> _PROBLEM TO WORK ON_
Copy out, exactly and with nothing else, the stretch of lines that starts at the line containing "Show directly from" and finishes at the end of the data.

> _DATASET EXTRACT_
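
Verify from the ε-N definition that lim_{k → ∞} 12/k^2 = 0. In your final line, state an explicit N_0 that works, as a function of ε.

N_0 = (12/ε)^{1/2}

Suppose ε > 0. For k ≥ 1, |12/k^2 − 0| = 12/k^2.
12/k^2 < ε ⇔ k^2 > 12/ε ⇔ k > (12/ε)^{1/2}.
Take N_0 = (12/ε)^{1/2}. Then k > N_0 implies 12/k^2 < ε.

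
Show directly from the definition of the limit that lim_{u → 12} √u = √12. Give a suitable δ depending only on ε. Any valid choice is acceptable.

δ = min(12, √12·ε)

Let ε > 0 be given. We want δ > 0 such that 0 < |u − 12| < δ implies |√u − √12| < ε.
Rationalise: √u − √12 = (u − 12)/(√u + √12), so |√u − √12| = |u − 12|/(√u + √12).
Restrict δ ≤ 12 so that |u − 12| < 12 forces u > 0, and then √u + √12 > √12.
Hence |√u − √12| < |u − 12|/√12, which is < ε once |u − 12| < √12·ε.
Take δ = min(12, √12·ε). If 0 < |u − 12| < δ then u > 0 and |√u − √12| < |u − 12|/√12 < ε.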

> _EXPECTED ANSWER_
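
Show directly from the definition of the limit that lim_{u → 12} √u = √12. Give a suitable δ depending only on ε. Any valid choice is acceptable.

δ = min(12, √12·ε)

Let ε > 0 be given. We want δ > 0 such that 0 < |u − 12| < δ implies |√u − √12| < ε.
Rationalise: √u − √12 = (u − 12)/(√u + √12), so |√u − √12| = |u − 12|/(√u + √12).
Restrict δ ≤ 12 so that |u − 12| < 12 forces u > 0, and then √u + √12 > √12.
Hence |√u − √12| < |u − 12|/√12, which is < ε once |u − 12| < √12·ε.
Take δ = min(12, √12·ε). If 0 < |u − 12| < δ then u > 0 and |√u − √12| < |u − 12|/√12 < ε.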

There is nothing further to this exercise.